>>
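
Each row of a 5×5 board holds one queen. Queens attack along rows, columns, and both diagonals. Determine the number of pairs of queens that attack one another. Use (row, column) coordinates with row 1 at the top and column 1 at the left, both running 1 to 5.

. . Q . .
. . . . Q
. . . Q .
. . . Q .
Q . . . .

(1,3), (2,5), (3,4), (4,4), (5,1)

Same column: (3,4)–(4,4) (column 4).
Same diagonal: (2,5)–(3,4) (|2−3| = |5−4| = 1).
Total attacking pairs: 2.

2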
<<
>>
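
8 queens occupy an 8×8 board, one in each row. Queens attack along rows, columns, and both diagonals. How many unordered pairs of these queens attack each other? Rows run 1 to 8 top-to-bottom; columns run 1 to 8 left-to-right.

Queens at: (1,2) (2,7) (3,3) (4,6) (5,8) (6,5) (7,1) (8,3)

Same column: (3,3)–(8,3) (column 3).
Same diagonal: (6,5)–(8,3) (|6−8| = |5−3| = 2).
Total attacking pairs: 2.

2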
<<
>>
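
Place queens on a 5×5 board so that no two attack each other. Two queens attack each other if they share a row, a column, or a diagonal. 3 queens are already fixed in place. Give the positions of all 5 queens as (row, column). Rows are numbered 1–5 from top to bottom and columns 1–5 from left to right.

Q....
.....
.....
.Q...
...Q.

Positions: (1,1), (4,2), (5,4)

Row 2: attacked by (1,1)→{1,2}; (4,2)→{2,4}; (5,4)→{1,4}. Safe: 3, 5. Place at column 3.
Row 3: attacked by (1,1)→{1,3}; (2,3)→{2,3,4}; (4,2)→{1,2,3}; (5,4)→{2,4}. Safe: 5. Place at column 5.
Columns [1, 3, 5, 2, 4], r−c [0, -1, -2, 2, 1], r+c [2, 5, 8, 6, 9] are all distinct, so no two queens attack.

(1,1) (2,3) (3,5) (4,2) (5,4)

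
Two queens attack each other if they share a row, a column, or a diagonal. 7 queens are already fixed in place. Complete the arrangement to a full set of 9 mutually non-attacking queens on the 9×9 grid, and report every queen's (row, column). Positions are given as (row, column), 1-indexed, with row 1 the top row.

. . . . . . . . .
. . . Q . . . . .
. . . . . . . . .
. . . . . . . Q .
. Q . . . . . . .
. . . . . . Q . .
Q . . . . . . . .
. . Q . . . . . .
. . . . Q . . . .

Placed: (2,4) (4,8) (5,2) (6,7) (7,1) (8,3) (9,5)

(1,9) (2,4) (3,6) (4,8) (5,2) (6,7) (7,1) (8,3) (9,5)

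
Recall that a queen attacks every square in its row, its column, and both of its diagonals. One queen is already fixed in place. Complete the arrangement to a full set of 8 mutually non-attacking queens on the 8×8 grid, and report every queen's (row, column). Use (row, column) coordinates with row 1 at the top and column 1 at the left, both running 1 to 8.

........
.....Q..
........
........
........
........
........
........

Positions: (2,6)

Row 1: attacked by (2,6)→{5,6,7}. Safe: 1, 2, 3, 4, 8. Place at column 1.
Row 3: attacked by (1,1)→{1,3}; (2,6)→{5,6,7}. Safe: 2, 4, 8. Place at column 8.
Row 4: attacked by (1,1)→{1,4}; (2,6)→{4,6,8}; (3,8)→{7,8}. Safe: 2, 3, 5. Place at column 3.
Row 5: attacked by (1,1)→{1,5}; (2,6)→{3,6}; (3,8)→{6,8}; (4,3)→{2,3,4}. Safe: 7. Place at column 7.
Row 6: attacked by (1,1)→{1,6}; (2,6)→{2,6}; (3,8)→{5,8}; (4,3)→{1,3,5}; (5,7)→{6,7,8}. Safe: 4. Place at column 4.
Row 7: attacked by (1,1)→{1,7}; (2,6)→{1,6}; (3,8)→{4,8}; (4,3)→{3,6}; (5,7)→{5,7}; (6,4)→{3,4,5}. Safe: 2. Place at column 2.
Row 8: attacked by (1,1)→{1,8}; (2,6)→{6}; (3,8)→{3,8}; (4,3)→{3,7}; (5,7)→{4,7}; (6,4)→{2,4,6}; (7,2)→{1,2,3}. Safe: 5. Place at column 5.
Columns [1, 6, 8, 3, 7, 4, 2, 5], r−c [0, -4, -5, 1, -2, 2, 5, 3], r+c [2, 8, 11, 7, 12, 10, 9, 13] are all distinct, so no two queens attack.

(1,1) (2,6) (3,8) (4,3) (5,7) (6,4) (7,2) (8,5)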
<<
» Prompt: Which lines in the listing hold the word "bottom"? Copy them out.

» Answer to the problem:
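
8 queens occupy an 8×8 board, one in each row. Queens attack along rows, columns, and both diagonals. How many unordered pairs of these queens attack each other? Rows run 1 to 8 top-to-bottom; columns run 1 to 8 left-to-right.
Place queens on a 5×5 board so that no two attack each other. Two queens attack each other if they share a row, a column, or a diagonal. 3 queens are already fixed in place. Give the positions of all 5 queens as (row, column). Rows are numbered 1–5 from top to bottom and columns 1–5 from left to right.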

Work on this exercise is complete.